**TASK BRIEF:** Your task is to copy every line of the entries that contains "What".

------

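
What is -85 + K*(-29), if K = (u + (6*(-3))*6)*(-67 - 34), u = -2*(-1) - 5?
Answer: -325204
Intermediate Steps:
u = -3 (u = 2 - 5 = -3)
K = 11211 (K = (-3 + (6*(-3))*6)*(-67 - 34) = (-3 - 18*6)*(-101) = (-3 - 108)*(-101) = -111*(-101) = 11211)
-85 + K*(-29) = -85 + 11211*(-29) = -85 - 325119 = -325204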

------

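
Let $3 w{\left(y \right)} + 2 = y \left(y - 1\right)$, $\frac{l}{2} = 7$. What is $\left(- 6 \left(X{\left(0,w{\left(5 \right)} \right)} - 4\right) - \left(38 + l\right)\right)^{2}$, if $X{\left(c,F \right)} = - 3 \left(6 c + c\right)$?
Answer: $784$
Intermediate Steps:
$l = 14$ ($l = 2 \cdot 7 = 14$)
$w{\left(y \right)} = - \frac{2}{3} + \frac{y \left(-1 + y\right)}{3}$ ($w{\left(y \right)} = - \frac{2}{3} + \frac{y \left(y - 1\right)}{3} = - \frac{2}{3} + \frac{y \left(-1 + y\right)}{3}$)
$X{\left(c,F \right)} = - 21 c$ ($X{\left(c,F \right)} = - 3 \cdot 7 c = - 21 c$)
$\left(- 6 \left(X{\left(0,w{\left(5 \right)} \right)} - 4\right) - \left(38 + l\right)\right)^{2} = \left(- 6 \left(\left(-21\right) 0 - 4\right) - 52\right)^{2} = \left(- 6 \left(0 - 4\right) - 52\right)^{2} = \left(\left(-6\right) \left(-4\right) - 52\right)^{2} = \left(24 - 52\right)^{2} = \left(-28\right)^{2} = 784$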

------

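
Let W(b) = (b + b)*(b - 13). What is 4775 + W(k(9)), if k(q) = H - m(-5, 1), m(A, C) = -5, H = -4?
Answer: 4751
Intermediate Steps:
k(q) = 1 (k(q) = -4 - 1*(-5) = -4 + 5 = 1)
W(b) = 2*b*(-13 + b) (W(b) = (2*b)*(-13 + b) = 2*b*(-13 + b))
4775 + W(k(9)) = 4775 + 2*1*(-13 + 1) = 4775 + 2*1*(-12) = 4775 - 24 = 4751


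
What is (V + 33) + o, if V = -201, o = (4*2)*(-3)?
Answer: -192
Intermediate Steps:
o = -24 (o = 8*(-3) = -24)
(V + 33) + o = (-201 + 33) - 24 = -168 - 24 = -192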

------

**SOLUTION TO THIS TASK:**
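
What is -85 + K*(-29), if K = (u + (6*(-3))*6)*(-67 - 34), u = -2*(-1) - 5?
Let $3 w{\left(y \right)} + 2 = y \left(y - 1\right)$, $\frac{l}{2} = 7$. What is $\left(- 6 \left(X{\left(0,w{\left(5 \right)} \right)} - 4\right) - \left(38 + l\right)\right)^{2}$, if $X{\left(c,F \right)} = - 3 \left(6 c + c\right)$?
Let W(b) = (b + b)*(b - 13). What is 4775 + W(k(9)), if k(q) = H - m(-5, 1), m(A, C) = -5, H = -4?
What is (V + 33) + o, if V = -201, o = (4*2)*(-3)?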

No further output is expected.